__ABOUT THIS EXERCISE__. Whatever the records say, give every one of them again exactly.

__SUPPLIED DATA__.
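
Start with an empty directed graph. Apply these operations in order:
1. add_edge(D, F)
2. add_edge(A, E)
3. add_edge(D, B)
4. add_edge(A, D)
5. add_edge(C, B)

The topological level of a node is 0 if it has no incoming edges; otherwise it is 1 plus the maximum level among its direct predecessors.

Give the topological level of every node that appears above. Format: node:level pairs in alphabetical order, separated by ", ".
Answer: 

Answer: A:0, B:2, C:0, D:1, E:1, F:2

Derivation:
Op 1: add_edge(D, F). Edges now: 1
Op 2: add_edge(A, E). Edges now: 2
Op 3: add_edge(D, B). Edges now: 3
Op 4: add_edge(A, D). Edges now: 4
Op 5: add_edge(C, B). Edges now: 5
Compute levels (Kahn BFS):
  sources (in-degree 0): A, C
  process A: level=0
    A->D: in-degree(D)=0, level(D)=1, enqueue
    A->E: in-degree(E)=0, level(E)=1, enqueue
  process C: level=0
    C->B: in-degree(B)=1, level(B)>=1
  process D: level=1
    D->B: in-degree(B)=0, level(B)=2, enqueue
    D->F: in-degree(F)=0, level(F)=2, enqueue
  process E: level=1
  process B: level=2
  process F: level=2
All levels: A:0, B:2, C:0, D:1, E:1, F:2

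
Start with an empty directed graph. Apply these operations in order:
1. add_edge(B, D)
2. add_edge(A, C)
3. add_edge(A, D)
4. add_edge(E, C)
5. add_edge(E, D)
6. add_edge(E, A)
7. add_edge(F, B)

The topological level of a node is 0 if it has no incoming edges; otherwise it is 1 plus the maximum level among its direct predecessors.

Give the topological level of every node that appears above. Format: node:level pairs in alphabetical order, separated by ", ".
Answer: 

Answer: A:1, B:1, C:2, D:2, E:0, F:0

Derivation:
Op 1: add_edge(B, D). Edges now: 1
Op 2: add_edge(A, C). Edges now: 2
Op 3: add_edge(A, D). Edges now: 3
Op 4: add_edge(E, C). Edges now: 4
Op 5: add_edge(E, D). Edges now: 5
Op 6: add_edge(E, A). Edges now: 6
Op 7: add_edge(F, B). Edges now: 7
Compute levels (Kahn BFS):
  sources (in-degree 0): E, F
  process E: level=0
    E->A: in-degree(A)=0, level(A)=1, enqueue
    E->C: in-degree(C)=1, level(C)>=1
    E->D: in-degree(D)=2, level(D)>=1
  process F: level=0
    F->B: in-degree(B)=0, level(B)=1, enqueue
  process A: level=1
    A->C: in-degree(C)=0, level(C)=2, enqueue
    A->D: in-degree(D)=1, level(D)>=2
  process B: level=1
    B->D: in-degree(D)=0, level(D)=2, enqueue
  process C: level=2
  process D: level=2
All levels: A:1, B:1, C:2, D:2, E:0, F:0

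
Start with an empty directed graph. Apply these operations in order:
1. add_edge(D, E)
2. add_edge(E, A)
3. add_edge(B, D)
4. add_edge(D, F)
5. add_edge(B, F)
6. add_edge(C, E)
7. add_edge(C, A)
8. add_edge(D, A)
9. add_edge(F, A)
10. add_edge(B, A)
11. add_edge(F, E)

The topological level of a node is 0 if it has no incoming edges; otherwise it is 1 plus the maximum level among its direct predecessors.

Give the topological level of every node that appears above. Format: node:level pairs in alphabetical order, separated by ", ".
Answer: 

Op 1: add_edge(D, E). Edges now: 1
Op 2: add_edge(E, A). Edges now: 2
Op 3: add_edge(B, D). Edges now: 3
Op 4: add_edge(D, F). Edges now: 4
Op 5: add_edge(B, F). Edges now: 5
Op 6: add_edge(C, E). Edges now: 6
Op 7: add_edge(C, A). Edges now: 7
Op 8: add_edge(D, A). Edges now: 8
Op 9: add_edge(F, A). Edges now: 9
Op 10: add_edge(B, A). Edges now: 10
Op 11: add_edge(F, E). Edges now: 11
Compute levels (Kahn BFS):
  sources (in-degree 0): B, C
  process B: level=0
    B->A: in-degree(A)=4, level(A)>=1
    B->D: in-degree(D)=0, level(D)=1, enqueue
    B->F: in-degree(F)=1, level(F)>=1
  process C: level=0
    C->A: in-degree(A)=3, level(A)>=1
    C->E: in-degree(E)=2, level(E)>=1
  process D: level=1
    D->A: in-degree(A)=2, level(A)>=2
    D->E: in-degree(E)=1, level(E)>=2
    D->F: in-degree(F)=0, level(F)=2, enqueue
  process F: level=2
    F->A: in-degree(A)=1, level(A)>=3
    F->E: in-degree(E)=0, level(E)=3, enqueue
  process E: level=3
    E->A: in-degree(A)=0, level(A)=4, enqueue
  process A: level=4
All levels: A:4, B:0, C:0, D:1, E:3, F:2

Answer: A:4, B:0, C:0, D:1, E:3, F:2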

__RESPONSE AREA__.
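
Start with an empty directed graph. Apply these operations in order:
1. add_edge(D, F)
2. add_edge(A, E)
3. add_edge(D, B)
4. add_edge(A, D)
5. add_edge(C, B)

The topological level of a node is 0 if it has no incoming edges; otherwise it is 1 plus the maximum level among its direct predecessors.

Give the topological level of every node that appears above. Format: node:level pairs in alphabetical order, separated by ", ".
Answer: 

Answer: A:0, B:2, C:0, D:1, E:1, F:2

Derivation:
Op 1: add_edge(D, F). Edges now: 1
Op 2: add_edge(A, E). Edges now: 2
Op 3: add_edge(D, B). Edges now: 3
Op 4: add_edge(A, D). Edges now: 4
Op 5: add_edge(C, B). Edges now: 5
Compute levels (Kahn BFS):
  sources (in-degree 0): A, C
  process A: level=0
    A->D: in-degree(D)=0, level(D)=1, enqueue
    A->E: in-degree(E)=0, level(E)=1, enqueue
  process C: level=0
    C->B: in-degree(B)=1, level(B)>=1
  process D: level=1
    D->B: in-degree(B)=0, level(B)=2, enqueue
    D->F: in-degree(F)=0, level(F)=2, enqueue
  process E: level=1
  process B: level=2
  process F: level=2
All levels: A:0, B:2, C:0, D:1, E:1, F:2

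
Start with an empty directed graph. Apply these operations in order:
1. add_edge(B, D)
2. add_edge(A, C)
3. add_edge(A, D)
4. add_edge(E, C)
5. add_edge(E, D)
6. add_edge(E, A)
7. add_edge(F, B)

The topological level of a node is 0 if it has no incoming edges; otherwise it is 1 plus the maximum level among its direct predecessors.

Give the topological level of every node that appears above. Format: node:level pairs in alphabetical order, separated by ", ".
Answer: 

Answer: A:1, B:1, C:2, D:2, E:0, F:0

Derivation:
Op 1: add_edge(B, D). Edges now: 1
Op 2: add_edge(A, C). Edges now: 2
Op 3: add_edge(A, D). Edges now: 3
Op 4: add_edge(E, C). Edges now: 4
Op 5: add_edge(E, D). Edges now: 5
Op 6: add_edge(E, A). Edges now: 6
Op 7: add_edge(F, B). Edges now: 7
Compute levels (Kahn BFS):
  sources (in-degree 0): E, F
  process E: level=0
    E->A: in-degree(A)=0, level(A)=1, enqueue
    E->C: in-degree(C)=1, level(C)>=1
    E->D: in-degree(D)=2, level(D)>=1
  process F: level=0
    F->B: in-degree(B)=0, level(B)=1, enqueue
  process A: level=1
    A->C: in-degree(C)=0, level(C)=2, enqueue
    A->D: in-degree(D)=1, level(D)>=2
  process B: level=1
    B->D: in-degree(D)=0, level(D)=2, enqueue
  process C: level=2
  process D: level=2
All levels: A:1, B:1, C:2, D:2, E:0, F:0

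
Start with an empty directed graph. Apply these operations in order:
1. add_edge(D, E)
2. add_edge(E, A)
3. add_edge(B, D)
4. add_edge(D, F)
5. add_edge(B, F)
6. add_edge(C, E)
7. add_edge(C, A)
8. add_edge(D, A)
9. add_edge(F, A)
10. add_edge(B, A)
11. add_edge(F, E)

The topological level of a node is 0 if it has no incoming edges; otherwise it is 1 plus the maximum level among its direct predecessors.

Give the topological level of every node that appears above. Format: node:level pairs in alphabetical order, separated by ", ".
Answer: 

Op 1: add_edge(D, E). Edges now: 1
Op 2: add_edge(E, A). Edges now: 2
Op 3: add_edge(B, D). Edges now: 3
Op 4: add_edge(D, F). Edges now: 4
Op 5: add_edge(B, F). Edges now: 5
Op 6: add_edge(C, E). Edges now: 6
Op 7: add_edge(C, A). Edges now: 7
Op 8: add_edge(D, A). Edges now: 8
Op 9: add_edge(F, A). Edges now: 9
Op 10: add_edge(B, A). Edges now: 10
Op 11: add_edge(F, E). Edges now: 11
Compute levels (Kahn BFS):
  sources (in-degree 0): B, C
  process B: level=0
    B->A: in-degree(A)=4, level(A)>=1
    B->D: in-degree(D)=0, level(D)=1, enqueue
    B->F: in-degree(F)=1, level(F)>=1
  process C: level=0
    C->A: in-degree(A)=3, level(A)>=1
    C->E: in-degree(E)=2, level(E)>=1
  process D: level=1
    D->A: in-degree(A)=2, level(A)>=2
    D->E: in-degree(E)=1, level(E)>=2
    D->F: in-degree(F)=0, level(F)=2, enqueue
  process F: level=2
    F->A: in-degree(A)=1, level(A)>=3
    F->E: in-degree(E)=0, level(E)=3, enqueue
  process E: level=3
    E->A: in-degree(A)=0, level(A)=4, enqueue
  process A: level=4
All levels: A:4, B:0, C:0, D:1, E:3, F:2

Answer: A:4, B:0, C:0, D:1, E:3, F:2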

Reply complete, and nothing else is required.